══ RECORD SET

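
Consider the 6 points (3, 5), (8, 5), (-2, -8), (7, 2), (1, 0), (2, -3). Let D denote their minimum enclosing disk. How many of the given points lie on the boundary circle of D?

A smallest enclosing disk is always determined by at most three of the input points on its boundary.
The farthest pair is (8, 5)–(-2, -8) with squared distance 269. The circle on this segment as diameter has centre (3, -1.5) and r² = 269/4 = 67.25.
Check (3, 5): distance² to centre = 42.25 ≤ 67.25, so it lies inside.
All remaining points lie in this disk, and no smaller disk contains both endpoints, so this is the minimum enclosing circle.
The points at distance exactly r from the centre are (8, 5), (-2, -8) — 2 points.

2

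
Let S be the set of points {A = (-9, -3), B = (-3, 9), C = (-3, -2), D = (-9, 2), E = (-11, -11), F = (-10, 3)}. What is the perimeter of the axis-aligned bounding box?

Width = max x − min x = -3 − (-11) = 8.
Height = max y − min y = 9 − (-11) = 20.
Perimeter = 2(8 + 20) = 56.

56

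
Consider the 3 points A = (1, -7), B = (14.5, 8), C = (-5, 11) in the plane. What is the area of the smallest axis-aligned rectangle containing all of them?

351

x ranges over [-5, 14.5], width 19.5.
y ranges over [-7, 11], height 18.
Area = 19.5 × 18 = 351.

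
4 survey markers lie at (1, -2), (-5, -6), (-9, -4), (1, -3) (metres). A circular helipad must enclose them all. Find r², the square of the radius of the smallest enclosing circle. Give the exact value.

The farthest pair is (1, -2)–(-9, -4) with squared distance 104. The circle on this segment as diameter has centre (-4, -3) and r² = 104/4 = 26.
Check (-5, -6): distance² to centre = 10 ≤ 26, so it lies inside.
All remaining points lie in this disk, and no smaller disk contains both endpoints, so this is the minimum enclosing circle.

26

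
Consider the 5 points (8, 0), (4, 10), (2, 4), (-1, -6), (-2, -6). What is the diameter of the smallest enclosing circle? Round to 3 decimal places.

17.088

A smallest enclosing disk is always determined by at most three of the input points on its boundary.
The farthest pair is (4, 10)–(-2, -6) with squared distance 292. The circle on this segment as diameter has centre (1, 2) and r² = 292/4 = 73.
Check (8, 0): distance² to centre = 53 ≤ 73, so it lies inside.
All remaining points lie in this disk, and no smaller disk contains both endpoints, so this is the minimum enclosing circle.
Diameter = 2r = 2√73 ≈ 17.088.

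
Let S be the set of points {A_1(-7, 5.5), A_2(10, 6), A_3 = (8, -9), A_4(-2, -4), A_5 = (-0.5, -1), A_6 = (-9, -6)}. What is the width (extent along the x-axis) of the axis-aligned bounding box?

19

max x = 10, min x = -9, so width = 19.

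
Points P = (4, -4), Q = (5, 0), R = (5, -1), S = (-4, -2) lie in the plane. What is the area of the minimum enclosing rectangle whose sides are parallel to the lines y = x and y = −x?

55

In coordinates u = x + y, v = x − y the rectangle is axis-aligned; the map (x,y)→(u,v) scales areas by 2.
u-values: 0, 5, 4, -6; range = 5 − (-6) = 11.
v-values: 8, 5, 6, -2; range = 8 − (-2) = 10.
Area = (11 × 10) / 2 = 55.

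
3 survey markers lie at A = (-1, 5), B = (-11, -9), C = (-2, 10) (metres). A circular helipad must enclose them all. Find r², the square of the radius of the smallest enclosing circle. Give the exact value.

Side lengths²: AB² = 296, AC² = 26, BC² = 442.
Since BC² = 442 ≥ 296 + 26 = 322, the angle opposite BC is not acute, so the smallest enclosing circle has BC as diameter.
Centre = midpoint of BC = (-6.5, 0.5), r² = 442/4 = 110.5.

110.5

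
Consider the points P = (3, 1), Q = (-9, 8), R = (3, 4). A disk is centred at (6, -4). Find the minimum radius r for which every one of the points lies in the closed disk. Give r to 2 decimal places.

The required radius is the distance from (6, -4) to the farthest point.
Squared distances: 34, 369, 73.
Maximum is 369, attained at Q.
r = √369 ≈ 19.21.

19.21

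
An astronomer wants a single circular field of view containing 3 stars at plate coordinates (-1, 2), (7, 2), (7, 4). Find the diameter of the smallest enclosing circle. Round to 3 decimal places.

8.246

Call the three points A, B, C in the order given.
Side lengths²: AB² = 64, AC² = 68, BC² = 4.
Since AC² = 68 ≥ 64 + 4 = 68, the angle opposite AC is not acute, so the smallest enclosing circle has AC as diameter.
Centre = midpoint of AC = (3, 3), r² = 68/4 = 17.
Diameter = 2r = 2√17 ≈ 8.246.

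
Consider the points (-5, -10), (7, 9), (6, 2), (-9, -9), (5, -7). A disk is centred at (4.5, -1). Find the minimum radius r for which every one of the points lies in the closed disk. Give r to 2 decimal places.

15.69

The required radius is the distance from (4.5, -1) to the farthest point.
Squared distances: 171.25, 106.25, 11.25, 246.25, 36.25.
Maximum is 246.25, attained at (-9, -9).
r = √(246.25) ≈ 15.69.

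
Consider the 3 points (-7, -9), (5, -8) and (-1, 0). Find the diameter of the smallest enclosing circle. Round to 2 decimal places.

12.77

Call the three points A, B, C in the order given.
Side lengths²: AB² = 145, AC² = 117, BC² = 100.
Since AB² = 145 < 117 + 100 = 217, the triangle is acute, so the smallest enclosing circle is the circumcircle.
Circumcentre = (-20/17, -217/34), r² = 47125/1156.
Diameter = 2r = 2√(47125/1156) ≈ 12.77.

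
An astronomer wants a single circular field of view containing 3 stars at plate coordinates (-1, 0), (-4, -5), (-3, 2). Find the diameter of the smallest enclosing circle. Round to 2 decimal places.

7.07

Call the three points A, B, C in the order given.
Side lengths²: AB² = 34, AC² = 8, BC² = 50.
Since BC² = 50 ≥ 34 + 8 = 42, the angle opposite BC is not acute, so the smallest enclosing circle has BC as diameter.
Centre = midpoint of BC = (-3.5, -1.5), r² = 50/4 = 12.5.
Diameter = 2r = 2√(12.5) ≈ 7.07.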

════

> [ACTION ITEM] Line by line, the listing above is to be transcribed exactly.

> [TASK OUTPUT]
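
Consider the 6 points (3, 5), (8, 5), (-2, -8), (7, 2), (1, 0), (2, -3). Let D denote their minimum enclosing disk. How many of the given points lie on the boundary circle of D?

A smallest enclosing disk is always determined by at most three of the input points on its boundary.
The farthest pair is (8, 5)–(-2, -8) with squared distance 269. The circle on this segment as diameter has centre (3, -1.5) and r² = 269/4 = 67.25.
Check (3, 5): distance² to centre = 42.25 ≤ 67.25, so it lies inside.
All remaining points lie in this disk, and no smaller disk contains both endpoints, so this is the minimum enclosing circle.
The points at distance exactly r from the centre are (8, 5), (-2, -8) — 2 points.

2

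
Let S be the set of points {A = (-9, -3), B = (-3, 9), C = (-3, -2), D = (-9, 2), E = (-11, -11), F = (-10, 3)}. What is the perimeter of the axis-aligned bounding box?

Width = max x − min x = -3 − (-11) = 8.
Height = max y − min y = 9 − (-11) = 20.
Perimeter = 2(8 + 20) = 56.

56

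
Consider the 3 points A = (1, -7), B = (14.5, 8), C = (-5, 11) in the plane. What is the area of the smallest axis-aligned rectangle containing all of them?

351

x ranges over [-5, 14.5], width 19.5.
y ranges over [-7, 11], height 18.
Area = 19.5 × 18 = 351.

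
4 survey markers lie at (1, -2), (-5, -6), (-9, -4), (1, -3) (metres). A circular helipad must enclose them all. Find r², the square of the radius of the smallest enclosing circle. Give the exact value.

The farthest pair is (1, -2)–(-9, -4) with squared distance 104. The circle on this segment as diameter has centre (-4, -3) and r² = 104/4 = 26.
Check (-5, -6): distance² to centre = 10 ≤ 26, so it lies inside.
All remaining points lie in this disk, and no smaller disk contains both endpoints, so this is the minimum enclosing circle.

26

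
Consider the 5 points (8, 0), (4, 10), (2, 4), (-1, -6), (-2, -6). What is the diameter of the smallest enclosing circle? Round to 3 decimal places.

17.088

A smallest enclosing disk is always determined by at most three of the input points on its boundary.
The farthest pair is (4, 10)–(-2, -6) with squared distance 292. The circle on this segment as diameter has centre (1, 2) and r² = 292/4 = 73.
Check (8, 0): distance² to centre = 53 ≤ 73, so it lies inside.
All remaining points lie in this disk, and no smaller disk contains both endpoints, so this is the minimum enclosing circle.
Diameter = 2r = 2√73 ≈ 17.088.

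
Let S be the set of points {A_1(-7, 5.5), A_2(10, 6), A_3 = (8, -9), A_4(-2, -4), A_5 = (-0.5, -1), A_6 = (-9, -6)}. What is the width (extent along the x-axis) of the axis-aligned bounding box?

19

max x = 10, min x = -9, so width = 19.

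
Points P = (4, -4), Q = (5, 0), R = (5, -1), S = (-4, -2) lie in the plane. What is the area of the minimum enclosing rectangle whose sides are parallel to the lines y = x and y = −x?

55

In coordinates u = x + y, v = x − y the rectangle is axis-aligned; the map (x,y)→(u,v) scales areas by 2.
u-values: 0, 5, 4, -6; range = 5 − (-6) = 11.
v-values: 8, 5, 6, -2; range = 8 − (-2) = 10.
Area = (11 × 10) / 2 = 55.

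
3 survey markers lie at A = (-1, 5), B = (-11, -9), C = (-2, 10) (metres). A circular helipad must enclose them all. Find r², the square of the radius of the smallest enclosing circle. Give the exact value.

Side lengths²: AB² = 296, AC² = 26, BC² = 442.
Since BC² = 442 ≥ 296 + 26 = 322, the angle opposite BC is not acute, so the smallest enclosing circle has BC as diameter.
Centre = midpoint of BC = (-6.5, 0.5), r² = 442/4 = 110.5.

110.5

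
Consider the points P = (3, 1), Q = (-9, 8), R = (3, 4). A disk is centred at (6, -4). Find the minimum radius r for which every one of the points lies in the closed disk. Give r to 2 decimal places.

The required radius is the distance from (6, -4) to the farthest point.
Squared distances: 34, 369, 73.
Maximum is 369, attained at Q.
r = √369 ≈ 19.21.

19.21

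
An astronomer wants a single circular field of view containing 3 stars at plate coordinates (-1, 2), (7, 2), (7, 4). Find the diameter of the smallest enclosing circle. Round to 3 decimal places.

8.246

Call the three points A, B, C in the order given.
Side lengths²: AB² = 64, AC² = 68, BC² = 4.
Since AC² = 68 ≥ 64 + 4 = 68, the angle opposite AC is not acute, so the smallest enclosing circle has AC as diameter.
Centre = midpoint of AC = (3, 3), r² = 68/4 = 17.
Diameter = 2r = 2√17 ≈ 8.246.

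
Consider the points (-5, -10), (7, 9), (6, 2), (-9, -9), (5, -7). A disk is centred at (4.5, -1). Find the minimum radius r for which every one of the points lies in the closed disk. Give r to 2 decimal places.

15.69

The required radius is the distance from (4.5, -1) to the farthest point.
Squared distances: 171.25, 106.25, 11.25, 246.25, 36.25.
Maximum is 246.25, attained at (-9, -9).
r = √(246.25) ≈ 15.69.

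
Consider the 3 points (-7, -9), (5, -8) and (-1, 0). Find the diameter of the smallest enclosing circle. Round to 2 decimal places.

12.77

Call the three points A, B, C in the order given.
Side lengths²: AB² = 145, AC² = 117, BC² = 100.
Since AB² = 145 < 117 + 100 = 217, the triangle is acute, so the smallest enclosing circle is the circumcircle.
Circumcentre = (-20/17, -217/34), r² = 47125/1156.
Diameter = 2r = 2√(47125/1156) ≈ 12.77.

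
An astronomer wants a single circular field of view containing 3 stars at plate coordinates (-1, 0), (-4, -5), (-3, 2). Find the diameter of the smallest enclosing circle. Round to 2 decimal places.

7.07

Call the three points A, B, C in the order given.
Side lengths²: AB² = 34, AC² = 8, BC² = 50.
Since BC² = 50 ≥ 34 + 8 = 42, the angle opposite BC is not acute, so the smallest enclosing circle has BC as diameter.
Centre = midpoint of BC = (-3.5, -1.5), r² = 50/4 = 12.5.
Diameter = 2r = 2√(12.5) ≈ 7.07.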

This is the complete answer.